» **Task description**
Print exactly what the entries say, line by line, from the first line down to the one with "fish: Weight (%)=13.5, P(Q1", inclusive.

» **Exercise data**

-------

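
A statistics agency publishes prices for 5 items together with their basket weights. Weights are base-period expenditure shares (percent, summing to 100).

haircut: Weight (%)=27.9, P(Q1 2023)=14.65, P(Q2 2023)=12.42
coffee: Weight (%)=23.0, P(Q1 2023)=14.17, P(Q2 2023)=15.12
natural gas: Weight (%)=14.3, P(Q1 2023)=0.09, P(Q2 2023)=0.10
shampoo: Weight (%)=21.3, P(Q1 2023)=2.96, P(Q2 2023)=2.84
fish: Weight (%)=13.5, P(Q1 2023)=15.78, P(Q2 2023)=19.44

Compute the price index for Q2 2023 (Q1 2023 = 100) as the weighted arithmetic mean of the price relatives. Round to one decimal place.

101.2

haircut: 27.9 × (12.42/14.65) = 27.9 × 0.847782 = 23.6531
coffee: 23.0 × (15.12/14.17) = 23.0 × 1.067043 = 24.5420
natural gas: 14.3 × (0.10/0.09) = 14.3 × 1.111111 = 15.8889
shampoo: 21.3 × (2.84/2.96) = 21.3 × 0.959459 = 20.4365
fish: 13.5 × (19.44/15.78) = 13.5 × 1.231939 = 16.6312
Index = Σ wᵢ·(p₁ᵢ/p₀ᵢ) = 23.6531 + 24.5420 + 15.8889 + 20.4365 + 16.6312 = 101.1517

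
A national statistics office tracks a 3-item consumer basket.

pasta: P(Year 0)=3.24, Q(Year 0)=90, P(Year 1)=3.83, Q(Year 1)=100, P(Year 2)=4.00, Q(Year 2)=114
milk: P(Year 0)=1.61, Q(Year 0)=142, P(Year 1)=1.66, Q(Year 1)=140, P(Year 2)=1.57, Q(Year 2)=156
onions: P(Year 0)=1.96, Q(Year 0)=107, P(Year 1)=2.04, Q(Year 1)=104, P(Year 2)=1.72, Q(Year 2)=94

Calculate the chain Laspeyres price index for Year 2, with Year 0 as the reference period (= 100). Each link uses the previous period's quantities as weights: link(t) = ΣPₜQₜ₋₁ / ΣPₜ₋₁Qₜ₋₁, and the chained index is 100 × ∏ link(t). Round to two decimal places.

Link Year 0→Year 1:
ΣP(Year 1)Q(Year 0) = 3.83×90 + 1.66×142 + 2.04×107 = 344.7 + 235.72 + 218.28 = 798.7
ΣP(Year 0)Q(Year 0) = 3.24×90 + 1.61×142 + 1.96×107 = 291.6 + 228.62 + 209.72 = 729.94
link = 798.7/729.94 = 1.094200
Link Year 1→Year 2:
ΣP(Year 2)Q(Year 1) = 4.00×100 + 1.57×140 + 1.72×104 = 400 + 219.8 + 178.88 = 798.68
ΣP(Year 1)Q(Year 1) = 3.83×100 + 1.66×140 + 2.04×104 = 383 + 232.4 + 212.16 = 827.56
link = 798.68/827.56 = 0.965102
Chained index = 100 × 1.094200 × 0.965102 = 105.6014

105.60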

-------

» **Response to the exercise**
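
A statistics agency publishes prices for 5 items together with their basket weights. Weights are base-period expenditure shares (percent, summing to 100).

haircut: Weight (%)=27.9, P(Q1 2023)=14.65, P(Q2 2023)=12.42
coffee: Weight (%)=23.0, P(Q1 2023)=14.17, P(Q2 2023)=15.12
natural gas: Weight (%)=14.3, P(Q1 2023)=0.09, P(Q2 2023)=0.10
shampoo: Weight (%)=21.3, P(Q1 2023)=2.96, P(Q2 2023)=2.84
fish: Weight (%)=13.5, P(Q1 2023)=15.78, P(Q2 2023)=19.44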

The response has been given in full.